++++ RECORDS FOR THIS EXERCISE
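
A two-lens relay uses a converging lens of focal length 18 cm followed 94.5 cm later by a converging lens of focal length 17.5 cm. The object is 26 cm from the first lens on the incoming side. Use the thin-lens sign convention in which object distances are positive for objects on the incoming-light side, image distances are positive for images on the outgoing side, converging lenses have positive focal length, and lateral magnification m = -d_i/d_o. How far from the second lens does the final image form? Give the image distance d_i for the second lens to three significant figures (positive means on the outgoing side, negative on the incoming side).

First lens: d_i1 = 1/(1/18 - 1/26) = 58.500 cm.
The intermediate image is 58.500 cm to the right of lens 1, so d_o2 = L - d_i1 = 94.5 - 58.500 = 36.000 cm.
Second lens: d_i2 = 1/(1/17.5 - 1/(36.000)) = 34.054 cm.

34.1 cm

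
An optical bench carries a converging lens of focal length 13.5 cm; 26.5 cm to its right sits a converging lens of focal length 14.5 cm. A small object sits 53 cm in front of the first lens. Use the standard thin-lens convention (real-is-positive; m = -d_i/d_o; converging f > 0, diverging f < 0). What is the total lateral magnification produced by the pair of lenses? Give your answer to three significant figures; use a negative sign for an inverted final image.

Applying the thin-lens equation to the first lens, 1/13.5 = 1/53 + 1/d_i1, which gives d_i1 = 18.114 cm.
Its lateral magnification is m_1 = -d_i1/d_o1 = -(18.114)/53 = -0.3418.
Object distance for lens 2: d_o2 = 26.5 - 18.114 = 8.386 cm.
Applying the thin-lens equation again with f_2 = 14.5 cm and d_o2 = 8.386 cm gives d_i2 = -19.889 cm.
m_2 = -(-19.889)/(8.386) = 2.3716.
Total m = m_1 x m_2 = (-0.3418)(2.3716) = -0.8106.

-0.811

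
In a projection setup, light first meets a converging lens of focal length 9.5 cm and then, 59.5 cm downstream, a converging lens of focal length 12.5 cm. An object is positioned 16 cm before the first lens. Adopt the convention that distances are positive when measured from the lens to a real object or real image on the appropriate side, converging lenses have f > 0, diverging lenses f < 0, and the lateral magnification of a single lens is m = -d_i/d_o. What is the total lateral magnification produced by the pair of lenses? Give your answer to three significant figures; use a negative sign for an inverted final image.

0.774

Lens 1: 1/d_i1 = 1/f_1 - 1/d_o1 = 1/9.5 - 1/16 = 0.04276 cm^-1, so d_i1 = 23.385 cm.
m_1 = -(23.385)/16 = -1.4615.
Object distance for lens 2: d_o2 = 59.5 - 23.385 = 36.115 cm.
Lens 2: 1/d_i2 = 1/f_2 - 1/d_o2 = 1/12.5 - 1/(36.115) = 0.05231 cm^-1, so d_i2 = 19.116 cm.
m_2 = -(19.116)/(36.115) = -0.5293.
The system's lateral magnification is m_1 m_2 = (-1.4615)(-0.5293) = 0.7736.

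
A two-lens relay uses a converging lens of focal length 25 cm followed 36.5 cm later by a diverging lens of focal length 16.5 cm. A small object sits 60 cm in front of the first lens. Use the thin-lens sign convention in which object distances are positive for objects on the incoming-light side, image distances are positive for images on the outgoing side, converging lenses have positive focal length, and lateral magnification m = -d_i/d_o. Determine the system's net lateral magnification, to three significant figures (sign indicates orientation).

-1.16

First lens: d_i1 = 1/(1/25 - 1/60) = 42.857 cm.
m_1 = -(42.857)/60 = -0.7143.
Since 42.857 cm > 36.5 cm, the first image lies past the second lens and serves as a virtual object: d_o2 = L - d_i1 = -6.357 cm.
Second lens: d_i2 = 1/(1/(-16.5) - 1/(-6.357)) = 10.342 cm.
m_2 = -(10.342)/(-6.357) = 1.6268.
The system's lateral magnification is m_1 m_2 = (-0.7143)(1.6268) = -1.1620.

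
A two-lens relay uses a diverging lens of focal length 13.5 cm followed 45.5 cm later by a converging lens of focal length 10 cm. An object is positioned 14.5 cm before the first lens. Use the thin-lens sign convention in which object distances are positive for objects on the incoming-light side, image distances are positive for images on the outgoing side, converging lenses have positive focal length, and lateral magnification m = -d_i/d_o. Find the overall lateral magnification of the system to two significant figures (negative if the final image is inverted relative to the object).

-0.11

Applying the thin-lens equation to the first lens, 1/(-13.5) = 1/14.5 + 1/d_i1, which gives d_i1 = -6.991 cm.
Its lateral magnification is m_1 = -d_i1/d_o1 = -(-6.991)/14.5 = 0.4821.
With d_i1 < 0 the first image is virtual and lies on the object side; the object distance for lens 2 is d_o2 = 45.5 - (-6.991) = 52.491 cm.
Applying the thin-lens equation again with f_2 = 10 cm and d_o2 = 52.491 cm gives d_i2 = 12.353 cm.
m_2 = -(12.353)/(52.491) = -0.2353.
Overall magnification: m = m_1 m_2 = -0.1135.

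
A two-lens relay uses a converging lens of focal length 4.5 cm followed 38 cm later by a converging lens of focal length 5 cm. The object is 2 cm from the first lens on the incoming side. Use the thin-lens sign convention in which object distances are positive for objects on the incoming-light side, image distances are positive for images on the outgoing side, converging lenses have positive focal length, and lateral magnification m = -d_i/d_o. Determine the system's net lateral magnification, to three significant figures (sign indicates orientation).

-0.246

Applying the thin-lens equation to the first lens, 1/4.5 = 1/2 + 1/d_i1, which gives d_i1 = -3.600 cm.
Its lateral magnification is m_1 = -d_i1/d_o1 = -(-3.600)/2 = 1.8000.
With d_i1 < 0 the first image is virtual and lies on the object side; the object distance for lens 2 is d_o2 = 38 - (-3.600) = 41.600 cm.
Applying the thin-lens equation again with f_2 = 5 cm and d_o2 = 41.600 cm gives d_i2 = 5.683 cm.
m_2 = -(5.683)/(41.600) = -0.1366.
The system's lateral magnification is m_1 m_2 = (1.8000)(-0.1366) = -0.2459.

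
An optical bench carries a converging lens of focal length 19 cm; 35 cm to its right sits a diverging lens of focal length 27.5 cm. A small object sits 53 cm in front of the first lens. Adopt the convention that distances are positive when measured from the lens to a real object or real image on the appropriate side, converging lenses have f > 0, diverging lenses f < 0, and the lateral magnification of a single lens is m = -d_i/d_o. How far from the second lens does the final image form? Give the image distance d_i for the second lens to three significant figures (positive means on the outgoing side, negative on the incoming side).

Applying the thin-lens equation to the first lens, 1/19 = 1/53 + 1/d_i1, which gives d_i1 = 29.618 cm.
Object distance for lens 2: d_o2 = 35 - 29.618 = 5.382 cm.
Applying the thin-lens equation again with f_2 = -27.5 cm and d_o2 = 5.382 cm gives d_i2 = -4.501 cm.

-4.50 cm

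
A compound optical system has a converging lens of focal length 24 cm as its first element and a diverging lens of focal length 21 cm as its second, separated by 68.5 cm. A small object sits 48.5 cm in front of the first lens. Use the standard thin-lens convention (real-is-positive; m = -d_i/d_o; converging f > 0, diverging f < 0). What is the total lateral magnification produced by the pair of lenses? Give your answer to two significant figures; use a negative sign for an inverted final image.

-0.49

Lens 1: 1/d_i1 = 1/f_1 - 1/d_o1 = 1/24 - 1/48.5 = 0.02105 cm^-1, so d_i1 = 47.510 cm.
m_1 = -(47.510)/48.5 = -0.9796.
Object distance for lens 2: d_o2 = 68.5 - 47.510 = 20.990 cm.
Lens 2: 1/d_i2 = 1/f_2 - 1/d_o2 = 1/(-21) - 1/(20.990) = -0.09526 cm^-1, so d_i2 = -10.497 cm.
m_2 = -(-10.497)/(20.990) = 0.5001.
The system's lateral magnification is m_1 m_2 = (-0.9796)(0.5001) = -0.4899.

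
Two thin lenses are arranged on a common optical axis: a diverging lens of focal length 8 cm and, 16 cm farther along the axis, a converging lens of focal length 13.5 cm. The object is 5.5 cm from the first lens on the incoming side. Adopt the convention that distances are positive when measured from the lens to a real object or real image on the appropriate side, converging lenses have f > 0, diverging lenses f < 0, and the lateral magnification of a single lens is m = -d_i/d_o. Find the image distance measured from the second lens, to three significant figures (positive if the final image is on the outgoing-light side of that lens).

Lens 1: 1/d_i1 = 1/f_1 - 1/d_o1 = 1/(-8) - 1/5.5 = -0.30682 cm^-1, so d_i1 = -3.259 cm.
The intermediate image is virtual, 3.259 cm to the left of lens 1, so d_o2 = L - d_i1 = 16 - (-3.259) = 19.259 cm.
Lens 2: 1/d_i2 = 1/f_2 - 1/d_o2 = 1/13.5 - 1/(19.259) = 0.02215 cm^-1, so d_i2 = 45.145 cm.

45.1 cm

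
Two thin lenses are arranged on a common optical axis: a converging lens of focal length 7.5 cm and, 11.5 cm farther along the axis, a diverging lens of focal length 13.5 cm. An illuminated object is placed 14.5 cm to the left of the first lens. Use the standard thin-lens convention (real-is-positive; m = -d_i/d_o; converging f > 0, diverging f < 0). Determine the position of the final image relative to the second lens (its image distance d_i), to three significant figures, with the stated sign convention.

First lens: d_i1 = 1/(1/7.5 - 1/14.5) = 15.536 cm.
Since 15.536 cm > 11.5 cm, the first image lies past the second lens and serves as a virtual object: d_o2 = L - d_i1 = -4.036 cm.
Second lens: d_i2 = 1/(1/(-13.5) - 1/(-4.036)) = 5.757 cm.

5.76 cm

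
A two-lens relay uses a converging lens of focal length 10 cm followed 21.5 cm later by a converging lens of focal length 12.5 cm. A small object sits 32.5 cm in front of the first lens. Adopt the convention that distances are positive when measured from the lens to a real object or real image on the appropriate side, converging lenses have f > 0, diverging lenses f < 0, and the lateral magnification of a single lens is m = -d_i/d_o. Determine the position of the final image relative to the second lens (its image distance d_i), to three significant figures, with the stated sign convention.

-16.2 cm

Applying the thin-lens equation to the first lens, 1/10 = 1/32.5 + 1/d_i1, which gives d_i1 = 14.444 cm.
That image sits 7.056 cm in front of the second lens, so d_o2 = 7.056 cm.
Applying the thin-lens equation again with f_2 = 12.5 cm and d_o2 = 7.056 cm gives d_i2 = -16.199 cm.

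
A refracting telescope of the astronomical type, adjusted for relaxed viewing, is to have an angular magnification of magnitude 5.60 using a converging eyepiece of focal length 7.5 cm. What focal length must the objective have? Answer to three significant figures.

42.0 cm

|M| = f_obj/|f_eye|, so f_obj = |M| x |f_eye| = 5.6 x 7.5 = 42.000 cm.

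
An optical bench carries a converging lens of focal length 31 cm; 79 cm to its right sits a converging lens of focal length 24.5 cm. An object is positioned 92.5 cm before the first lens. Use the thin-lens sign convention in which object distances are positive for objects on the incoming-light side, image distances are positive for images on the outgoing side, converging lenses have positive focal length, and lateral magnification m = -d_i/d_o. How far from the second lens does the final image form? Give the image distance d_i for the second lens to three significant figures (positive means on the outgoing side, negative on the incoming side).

Lens 1: 1/d_i1 = 1/f_1 - 1/d_o1 = 1/31 - 1/92.5 = 0.02145 cm^-1, so d_i1 = 46.626 cm.
That image sits 32.374 cm in front of the second lens, so d_o2 = 32.374 cm.
Lens 2: 1/d_i2 = 1/f_2 - 1/d_o2 = 1/24.5 - 1/(32.374) = 0.00993 cm^-1, so d_i2 = 100.732 cm.

101 cm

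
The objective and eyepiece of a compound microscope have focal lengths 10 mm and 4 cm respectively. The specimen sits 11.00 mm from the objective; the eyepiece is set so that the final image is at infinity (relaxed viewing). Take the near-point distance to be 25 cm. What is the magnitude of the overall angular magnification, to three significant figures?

62.5

Convert to cm: f_obj = 10 mm = 1 cm; d_o = 11.00 mm = 1.10 cm.
Objective: 1/d_i = 1/f_obj - 1/d_o = 1/1 - 1/1.10 = 0.09091 cm^-1, so d_i = 11.000 cm.
m_obj = -d_i/d_o = -11.000/1.10 = -10.000.
Eyepiece angular magnification (image at infinity): M_eye = D/f_e = 25/4 = 6.250.
Overall M = m_obj x M_eye = (-10.000)(6.250) = -62.50.
|M| = 62.50.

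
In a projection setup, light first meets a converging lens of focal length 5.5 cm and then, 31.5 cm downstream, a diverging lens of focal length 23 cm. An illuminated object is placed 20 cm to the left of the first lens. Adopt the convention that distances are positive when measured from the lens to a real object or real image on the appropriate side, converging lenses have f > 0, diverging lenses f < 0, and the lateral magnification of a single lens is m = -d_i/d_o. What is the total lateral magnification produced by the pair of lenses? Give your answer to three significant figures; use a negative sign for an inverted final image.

-0.186

First lens: d_i1 = 1/(1/5.5 - 1/20) = 7.586 cm.
m_1 = -(7.586)/20 = -0.3793.
The intermediate image is 7.586 cm to the right of lens 1, so d_o2 = L - d_i1 = 31.5 - 7.586 = 23.914 cm.
Second lens: d_i2 = 1/(1/(-23) - 1/(23.914)) = -11.724 cm.
m_2 = -(-11.724)/(23.914) = 0.4903.
Overall magnification: m = m_1 m_2 = -0.1860.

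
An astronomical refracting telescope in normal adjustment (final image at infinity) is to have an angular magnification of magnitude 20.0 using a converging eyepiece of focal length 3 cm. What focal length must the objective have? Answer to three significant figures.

|M| = f_obj/|f_eye|, so f_obj = |M| x |f_eye| = 20.0 x 3 = 60.000 cm.

60.0 cm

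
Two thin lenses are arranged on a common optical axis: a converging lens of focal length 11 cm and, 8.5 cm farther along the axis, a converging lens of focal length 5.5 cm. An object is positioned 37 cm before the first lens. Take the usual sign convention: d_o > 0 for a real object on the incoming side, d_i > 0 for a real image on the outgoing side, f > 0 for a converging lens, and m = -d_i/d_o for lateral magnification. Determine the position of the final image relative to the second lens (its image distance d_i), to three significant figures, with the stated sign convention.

Lens 1: 1/d_i1 = 1/f_1 - 1/d_o1 = 1/11 - 1/37 = 0.06388 cm^-1, so d_i1 = 15.654 cm.
Since 15.654 cm > 8.5 cm, the first image lies past the second lens and serves as a virtual object: d_o2 = L - d_i1 = -7.154 cm.
Lens 2: 1/d_i2 = 1/f_2 - 1/d_o2 = 1/5.5 - 1/(-7.154) = 0.32160 cm^-1, so d_i2 = 3.109 cm.

3.11 cm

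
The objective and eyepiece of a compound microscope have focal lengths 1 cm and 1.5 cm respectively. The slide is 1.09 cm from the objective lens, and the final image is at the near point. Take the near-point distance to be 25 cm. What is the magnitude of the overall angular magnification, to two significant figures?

200

Objective: 1/d_i = 1/f_obj - 1/d_o = 1/1 - 1/1.09 = 0.08257 cm^-1, so d_i = 12.111 cm.
m_obj = -d_i/d_o = -12.111/1.09 = -11.111.
Eyepiece angular magnification (image at near point): M_eye = 1 + D/f_e = 1 + 25/1.5 = 17.667.
Overall M = m_obj x M_eye = (-11.111)(17.667) = -196.30.
|M| = 196.30.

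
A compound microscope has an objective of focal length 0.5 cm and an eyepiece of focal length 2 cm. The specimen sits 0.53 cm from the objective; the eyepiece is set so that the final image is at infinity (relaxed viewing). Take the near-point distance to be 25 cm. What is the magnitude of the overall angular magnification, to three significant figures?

Objective: 1/d_i = 1/f_obj - 1/d_o = 1/0.5 - 1/0.53 = 0.11321 cm^-1, so d_i = 8.833 cm.
m_obj = -d_i/d_o = -8.833/0.53 = -16.667.
Eyepiece angular magnification (image at infinity): M_eye = D/f_e = 25/2 = 12.500.
Overall M = m_obj x M_eye = (-16.667)(12.500) = -208.33.
|M| = 208.33.

208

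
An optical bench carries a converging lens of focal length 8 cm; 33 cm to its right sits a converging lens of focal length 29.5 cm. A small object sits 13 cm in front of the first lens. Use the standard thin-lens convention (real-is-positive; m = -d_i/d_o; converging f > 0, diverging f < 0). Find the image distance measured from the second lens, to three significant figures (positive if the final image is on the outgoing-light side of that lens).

-20.8 cm

Lens 1: 1/d_i1 = 1/f_1 - 1/d_o1 = 1/8 - 1/13 = 0.04808 cm^-1, so d_i1 = 20.800 cm.
That image sits 12.200 cm in front of the second lens, so d_o2 = 12.200 cm.
Lens 2: 1/d_i2 = 1/f_2 - 1/d_o2 = 1/29.5 - 1/(12.200) = -0.04807 cm^-1, so d_i2 = -20.803 cm.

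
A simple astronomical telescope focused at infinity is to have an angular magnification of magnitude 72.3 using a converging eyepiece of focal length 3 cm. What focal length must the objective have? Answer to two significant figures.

|M| = f_obj/|f_eye|, so f_obj = |M| x |f_eye| = 72.3 x 3 = 216.900 cm.

220 cm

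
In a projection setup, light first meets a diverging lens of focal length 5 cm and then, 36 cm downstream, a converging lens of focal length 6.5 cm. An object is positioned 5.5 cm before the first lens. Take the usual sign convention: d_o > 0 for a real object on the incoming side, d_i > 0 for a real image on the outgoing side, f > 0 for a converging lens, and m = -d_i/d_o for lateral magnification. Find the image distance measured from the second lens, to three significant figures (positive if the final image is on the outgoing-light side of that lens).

7.82 cm

First lens: d_i1 = 1/(1/(-5) - 1/5.5) = -2.619 cm.
The intermediate image is virtual, 2.619 cm to the left of lens 1, so d_o2 = L - d_i1 = 36 - (-2.619) = 38.619 cm.
Second lens: d_i2 = 1/(1/6.5 - 1/(38.619)) = 7.815 cm.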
++++++++
In the answer, please give only the lines from the line containing "In a projection setup, light first meets a diverging" through the final line of the data, copied exactly.

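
In a projection setup, light first meets a diverging lens of focal length 5 cm and then, 36 cm downstream, a converging lens of focal length 6.5 cm. An object is positioned 5.5 cm before the first lens. Take the usual sign convention: d_o > 0 for a real object on the incoming side, d_i > 0 for a real image on the outgoing side, f > 0 for a converging lens, and m = -d_i/d_o for lateral magnification. Find the image distance measured from the second lens, to three significant figures (positive if the final image is on the outgoing-light side of that lens).

7.82 cm

First lens: d_i1 = 1/(1/(-5) - 1/5.5) = -2.619 cm.
The intermediate image is virtual, 2.619 cm to the left of lens 1, so d_o2 = L - d_i1 = 36 - (-2.619) = 38.619 cm.
Second lens: d_i2 = 1/(1/6.5 - 1/(38.619)) = 7.815 cm.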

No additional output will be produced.